What lines in the records below include the word "composition"? Return each one.

• • • •

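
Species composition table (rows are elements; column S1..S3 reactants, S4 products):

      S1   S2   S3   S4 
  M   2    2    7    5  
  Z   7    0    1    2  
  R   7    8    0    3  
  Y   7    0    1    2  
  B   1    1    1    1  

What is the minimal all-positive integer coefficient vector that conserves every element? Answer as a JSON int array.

Coefficients: [1, 1, 3, 5]

M: 1·2+1·2+3·7 = 25 | 5·5 = 25
Z: 1·7+1·0+3·1 = 10 | 5·2 = 10
R: 1·7+1·8+3·0 = 15 | 5·3 = 15
Y: 1·7+1·0+3·1 = 10 | 5·2 = 10
B: 1·1+1·1+3·1 = 5 | 5·1 = 5
gcd(1,1,3,5) = 1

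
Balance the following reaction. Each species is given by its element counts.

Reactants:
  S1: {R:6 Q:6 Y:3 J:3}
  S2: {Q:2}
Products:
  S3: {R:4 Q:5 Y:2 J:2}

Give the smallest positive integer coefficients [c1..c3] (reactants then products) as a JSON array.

Coefficients: [4, 3, 6]

R: 4·6+3·0 = 24 | 6·4 = 24
Q: 4·6+3·2 = 30 | 6·5 = 30
Y: 4·3+3·0 = 12 | 6·2 = 12
J: 4·3+3·0 = 12 | 6·2 = 12
gcd(4,3,6) = 1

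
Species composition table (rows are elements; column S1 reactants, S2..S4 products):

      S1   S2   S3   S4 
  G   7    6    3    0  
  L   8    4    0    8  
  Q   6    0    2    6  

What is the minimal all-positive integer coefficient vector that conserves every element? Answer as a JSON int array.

Coefficients: [3, 2, 3, 2]

G: 3·7 = 21 | 2·6+3·3+2·0 = 21
L: 3·8 = 24 | 2·4+3·0+2·8 = 24
Q: 3·6 = 18 | 2·0+3·2+2·6 = 18
gcd(3,2,3,2) = 1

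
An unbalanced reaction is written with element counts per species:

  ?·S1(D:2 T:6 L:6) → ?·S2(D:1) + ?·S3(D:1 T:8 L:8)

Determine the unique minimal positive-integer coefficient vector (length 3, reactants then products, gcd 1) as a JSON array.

D: 4·2 = 8 | 5·1+3·1 = 8
T: 4·6 = 24 | 5·0+3·8 = 24
L: 4·6 = 24 | 5·0+3·8 = 24
gcd(4,5,3) = 1

Coefficients: [4, 5, 3]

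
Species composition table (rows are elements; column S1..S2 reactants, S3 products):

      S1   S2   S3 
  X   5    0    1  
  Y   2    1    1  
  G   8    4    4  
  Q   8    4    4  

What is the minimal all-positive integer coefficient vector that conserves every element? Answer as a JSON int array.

Coefficients: [1, 3, 5]

X: 1·5+3·0 = 5 | 5·1 = 5
Y: 1·2+3·1 = 5 | 5·1 = 5
G: 1·8+3·4 = 20 | 5·4 = 20
Q: 1·8+3·4 = 20 | 5·4 = 20
gcd(1,3,5) = 1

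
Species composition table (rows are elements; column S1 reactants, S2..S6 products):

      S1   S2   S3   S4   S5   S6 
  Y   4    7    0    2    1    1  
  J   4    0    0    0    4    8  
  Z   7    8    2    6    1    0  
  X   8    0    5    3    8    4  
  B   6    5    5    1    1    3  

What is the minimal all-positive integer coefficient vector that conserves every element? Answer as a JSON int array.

Coefficients: [6, 2, 3, 3, 2, 2]

Y: 6·4 = 24 | 2·7+3·0+3·2+2·1+2·1 = 24
J: 6·4 = 24 | 2·0+3·0+3·0+2·4+2·8 = 24
Z: 6·7 = 42 | 2·8+3·2+3·6+2·1+2·0 = 42
X: 6·8 = 48 | 2·0+3·5+3·3+2·8+2·4 = 48
B: 6·6 = 36 | 2·5+3·5+3·1+2·1+2·3 = 36
gcd(6,2,3,3,2,2) = 1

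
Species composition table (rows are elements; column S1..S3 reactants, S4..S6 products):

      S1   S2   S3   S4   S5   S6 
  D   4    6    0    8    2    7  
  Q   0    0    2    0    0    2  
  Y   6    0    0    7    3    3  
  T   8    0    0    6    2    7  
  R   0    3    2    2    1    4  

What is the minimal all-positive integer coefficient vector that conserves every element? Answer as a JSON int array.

Coefficients: [6, 5, 4, 3, 1, 4]

D: 6·4+5·6+4·0 = 54 | 3·8+1·2+4·7 = 54
Q: 6·0+5·0+4·2 = 8 | 3·0+1·0+4·2 = 8
Y: 6·6+5·0+4·0 = 36 | 3·7+1·3+4·3 = 36
T: 6·8+5·0+4·0 = 48 | 3·6+1·2+4·7 = 48
R: 6·0+5·3+4·2 = 23 | 3·2+1·1+4·4 = 23
gcd(6,5,4,3,1,4) = 1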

• • • •

Exercise answer
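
Species composition table (rows are elements; column S1..S3 reactants, S4 products):
Species composition table (rows are elements; column S1 reactants, S2..S4 products):
Species composition table (rows are elements; column S1..S2 reactants, S3 products):
Species composition table (rows are elements; column S1 reactants, S2..S6 products):
Species composition table (rows are elements; column S1..S3 reactants, S4..S6 products):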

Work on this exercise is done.